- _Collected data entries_
○ ○ ○ ○ ○ ○ ○

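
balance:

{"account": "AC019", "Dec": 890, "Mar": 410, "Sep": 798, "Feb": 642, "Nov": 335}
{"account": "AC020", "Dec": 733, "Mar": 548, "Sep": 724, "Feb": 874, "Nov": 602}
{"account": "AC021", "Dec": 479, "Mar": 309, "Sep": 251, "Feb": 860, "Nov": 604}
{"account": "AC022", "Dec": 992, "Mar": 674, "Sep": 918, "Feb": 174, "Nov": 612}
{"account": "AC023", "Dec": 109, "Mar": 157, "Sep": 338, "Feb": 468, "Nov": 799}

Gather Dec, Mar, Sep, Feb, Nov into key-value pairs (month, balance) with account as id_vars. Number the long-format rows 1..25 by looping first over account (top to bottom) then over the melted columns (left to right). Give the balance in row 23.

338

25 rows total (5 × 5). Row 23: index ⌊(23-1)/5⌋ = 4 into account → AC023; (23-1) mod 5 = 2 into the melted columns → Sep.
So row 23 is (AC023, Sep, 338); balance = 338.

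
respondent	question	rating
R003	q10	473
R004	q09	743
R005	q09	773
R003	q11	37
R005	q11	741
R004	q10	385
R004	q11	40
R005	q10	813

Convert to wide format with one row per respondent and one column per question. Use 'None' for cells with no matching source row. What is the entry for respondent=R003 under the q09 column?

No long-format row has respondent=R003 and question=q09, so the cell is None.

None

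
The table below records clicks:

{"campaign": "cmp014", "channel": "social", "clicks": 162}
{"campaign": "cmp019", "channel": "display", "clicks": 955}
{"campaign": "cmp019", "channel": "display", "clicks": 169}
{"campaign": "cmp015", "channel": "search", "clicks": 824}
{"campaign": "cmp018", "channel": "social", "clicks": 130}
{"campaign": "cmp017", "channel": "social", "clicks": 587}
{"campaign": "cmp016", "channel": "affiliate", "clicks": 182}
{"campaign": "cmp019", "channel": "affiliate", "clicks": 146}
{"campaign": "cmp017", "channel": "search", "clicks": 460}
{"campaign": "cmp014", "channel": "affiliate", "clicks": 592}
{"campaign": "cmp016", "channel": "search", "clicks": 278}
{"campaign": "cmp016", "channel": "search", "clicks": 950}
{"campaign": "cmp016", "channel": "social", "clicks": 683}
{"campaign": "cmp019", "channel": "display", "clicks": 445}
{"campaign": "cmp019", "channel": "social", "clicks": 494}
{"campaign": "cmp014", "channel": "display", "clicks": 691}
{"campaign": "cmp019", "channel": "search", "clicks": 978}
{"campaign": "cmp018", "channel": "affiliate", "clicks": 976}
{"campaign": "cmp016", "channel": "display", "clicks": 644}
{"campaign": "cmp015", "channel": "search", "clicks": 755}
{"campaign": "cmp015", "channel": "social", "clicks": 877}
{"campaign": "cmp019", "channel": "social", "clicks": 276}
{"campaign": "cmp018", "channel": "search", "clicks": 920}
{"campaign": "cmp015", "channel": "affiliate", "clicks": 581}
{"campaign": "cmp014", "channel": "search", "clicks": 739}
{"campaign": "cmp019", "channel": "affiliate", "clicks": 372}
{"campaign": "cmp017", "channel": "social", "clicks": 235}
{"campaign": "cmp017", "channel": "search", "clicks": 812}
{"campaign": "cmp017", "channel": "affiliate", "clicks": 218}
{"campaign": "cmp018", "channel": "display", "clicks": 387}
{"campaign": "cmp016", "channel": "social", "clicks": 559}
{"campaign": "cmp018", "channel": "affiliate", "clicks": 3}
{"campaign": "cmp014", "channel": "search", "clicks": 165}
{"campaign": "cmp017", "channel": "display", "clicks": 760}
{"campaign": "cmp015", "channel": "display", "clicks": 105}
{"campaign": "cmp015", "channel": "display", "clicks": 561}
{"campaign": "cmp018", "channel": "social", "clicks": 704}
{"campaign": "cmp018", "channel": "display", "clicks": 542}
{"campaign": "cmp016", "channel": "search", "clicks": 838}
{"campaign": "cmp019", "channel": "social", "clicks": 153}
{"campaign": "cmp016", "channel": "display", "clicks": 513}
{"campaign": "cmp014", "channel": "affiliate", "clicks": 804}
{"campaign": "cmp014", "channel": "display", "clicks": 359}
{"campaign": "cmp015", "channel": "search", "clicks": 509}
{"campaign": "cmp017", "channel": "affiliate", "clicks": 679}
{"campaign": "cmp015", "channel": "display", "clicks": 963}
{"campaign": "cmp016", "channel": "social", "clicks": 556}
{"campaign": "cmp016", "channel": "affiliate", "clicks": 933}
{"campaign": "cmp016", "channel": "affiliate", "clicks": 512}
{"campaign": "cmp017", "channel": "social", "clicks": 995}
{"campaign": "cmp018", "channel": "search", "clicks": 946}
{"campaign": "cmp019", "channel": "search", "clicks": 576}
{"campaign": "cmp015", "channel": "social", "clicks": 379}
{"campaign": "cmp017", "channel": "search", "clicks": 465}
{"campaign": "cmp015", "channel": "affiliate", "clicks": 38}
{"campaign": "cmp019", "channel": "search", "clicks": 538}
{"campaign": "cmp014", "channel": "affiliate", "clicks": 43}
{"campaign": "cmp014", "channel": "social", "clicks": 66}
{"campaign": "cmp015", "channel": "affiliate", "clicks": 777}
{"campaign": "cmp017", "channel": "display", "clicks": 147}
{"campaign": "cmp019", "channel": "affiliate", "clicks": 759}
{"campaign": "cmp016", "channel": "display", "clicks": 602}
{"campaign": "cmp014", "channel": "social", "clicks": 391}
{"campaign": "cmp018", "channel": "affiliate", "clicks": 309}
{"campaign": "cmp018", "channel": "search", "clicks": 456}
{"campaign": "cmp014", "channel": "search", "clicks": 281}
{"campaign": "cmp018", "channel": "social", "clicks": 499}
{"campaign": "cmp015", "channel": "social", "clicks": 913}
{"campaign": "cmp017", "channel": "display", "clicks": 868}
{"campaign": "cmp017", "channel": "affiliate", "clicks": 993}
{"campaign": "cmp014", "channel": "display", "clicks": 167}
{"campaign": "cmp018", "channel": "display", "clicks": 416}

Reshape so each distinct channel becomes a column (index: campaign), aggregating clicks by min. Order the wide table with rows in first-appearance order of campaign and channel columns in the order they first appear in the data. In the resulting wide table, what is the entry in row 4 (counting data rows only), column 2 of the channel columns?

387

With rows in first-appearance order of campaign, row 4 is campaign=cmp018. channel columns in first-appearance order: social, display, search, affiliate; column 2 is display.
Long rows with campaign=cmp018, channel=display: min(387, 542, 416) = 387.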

○ ○ ○ ○ ○ ○ ○

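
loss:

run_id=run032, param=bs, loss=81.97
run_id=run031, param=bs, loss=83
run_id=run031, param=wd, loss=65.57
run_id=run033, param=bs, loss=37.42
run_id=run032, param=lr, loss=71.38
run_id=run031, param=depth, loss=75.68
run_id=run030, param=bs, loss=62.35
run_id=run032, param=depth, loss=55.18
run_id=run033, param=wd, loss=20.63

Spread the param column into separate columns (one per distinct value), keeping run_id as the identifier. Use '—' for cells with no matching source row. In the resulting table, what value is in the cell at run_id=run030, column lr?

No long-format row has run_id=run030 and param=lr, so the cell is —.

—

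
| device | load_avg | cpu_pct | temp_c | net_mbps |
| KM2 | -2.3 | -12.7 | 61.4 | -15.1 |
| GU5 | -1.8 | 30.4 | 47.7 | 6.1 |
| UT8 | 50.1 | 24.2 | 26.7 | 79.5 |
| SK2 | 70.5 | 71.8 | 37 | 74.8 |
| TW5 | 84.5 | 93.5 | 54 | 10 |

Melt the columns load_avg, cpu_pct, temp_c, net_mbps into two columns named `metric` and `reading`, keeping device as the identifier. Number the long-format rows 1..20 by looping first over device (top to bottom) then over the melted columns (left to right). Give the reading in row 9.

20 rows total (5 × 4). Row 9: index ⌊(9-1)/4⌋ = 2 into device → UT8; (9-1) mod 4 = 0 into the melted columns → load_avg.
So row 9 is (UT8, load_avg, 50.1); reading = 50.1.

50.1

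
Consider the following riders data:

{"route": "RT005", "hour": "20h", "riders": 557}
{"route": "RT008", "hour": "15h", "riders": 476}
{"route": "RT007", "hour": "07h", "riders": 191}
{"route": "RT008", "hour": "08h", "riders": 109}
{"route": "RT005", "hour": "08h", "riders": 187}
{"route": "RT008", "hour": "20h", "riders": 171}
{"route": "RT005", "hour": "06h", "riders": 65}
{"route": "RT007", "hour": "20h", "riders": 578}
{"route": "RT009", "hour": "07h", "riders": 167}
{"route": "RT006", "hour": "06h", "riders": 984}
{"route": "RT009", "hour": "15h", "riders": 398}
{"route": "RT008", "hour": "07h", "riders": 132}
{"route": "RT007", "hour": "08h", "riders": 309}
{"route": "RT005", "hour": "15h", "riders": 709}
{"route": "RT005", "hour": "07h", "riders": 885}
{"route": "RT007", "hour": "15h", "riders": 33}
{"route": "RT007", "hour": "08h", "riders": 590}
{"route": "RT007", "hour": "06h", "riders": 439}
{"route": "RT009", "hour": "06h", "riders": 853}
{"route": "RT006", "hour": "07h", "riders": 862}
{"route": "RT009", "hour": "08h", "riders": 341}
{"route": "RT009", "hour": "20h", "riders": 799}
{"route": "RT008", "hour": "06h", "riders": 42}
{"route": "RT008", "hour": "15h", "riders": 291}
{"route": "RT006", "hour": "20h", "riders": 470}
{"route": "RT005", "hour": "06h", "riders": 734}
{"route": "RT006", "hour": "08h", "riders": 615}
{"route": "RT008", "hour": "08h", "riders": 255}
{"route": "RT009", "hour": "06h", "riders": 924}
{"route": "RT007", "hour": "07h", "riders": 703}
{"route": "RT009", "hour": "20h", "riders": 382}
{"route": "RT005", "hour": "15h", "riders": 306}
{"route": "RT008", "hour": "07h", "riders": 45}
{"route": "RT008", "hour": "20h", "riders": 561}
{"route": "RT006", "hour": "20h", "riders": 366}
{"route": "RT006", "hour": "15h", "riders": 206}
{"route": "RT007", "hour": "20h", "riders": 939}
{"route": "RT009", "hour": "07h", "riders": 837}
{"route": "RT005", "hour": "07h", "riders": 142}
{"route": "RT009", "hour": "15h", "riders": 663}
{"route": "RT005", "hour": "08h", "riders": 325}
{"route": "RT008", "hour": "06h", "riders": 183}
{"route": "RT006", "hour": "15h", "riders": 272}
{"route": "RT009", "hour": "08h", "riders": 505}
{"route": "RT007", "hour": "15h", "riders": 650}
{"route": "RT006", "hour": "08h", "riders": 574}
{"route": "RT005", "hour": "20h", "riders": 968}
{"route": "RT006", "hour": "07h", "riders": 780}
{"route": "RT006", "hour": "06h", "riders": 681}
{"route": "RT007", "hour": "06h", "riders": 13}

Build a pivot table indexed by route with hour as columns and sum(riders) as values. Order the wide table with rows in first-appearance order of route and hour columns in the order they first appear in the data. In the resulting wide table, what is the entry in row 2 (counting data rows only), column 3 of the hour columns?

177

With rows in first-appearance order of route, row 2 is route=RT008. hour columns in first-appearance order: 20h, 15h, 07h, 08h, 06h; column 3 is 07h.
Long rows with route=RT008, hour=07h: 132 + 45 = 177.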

○ ○ ○ ○ ○ ○ ○

- _Work to be completed_
Out of the preceding entries, pull every line containing the string "depth".

- _Reply_
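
run_id=run031, param=depth, loss=75.68
run_id=run032, param=depth, loss=55.18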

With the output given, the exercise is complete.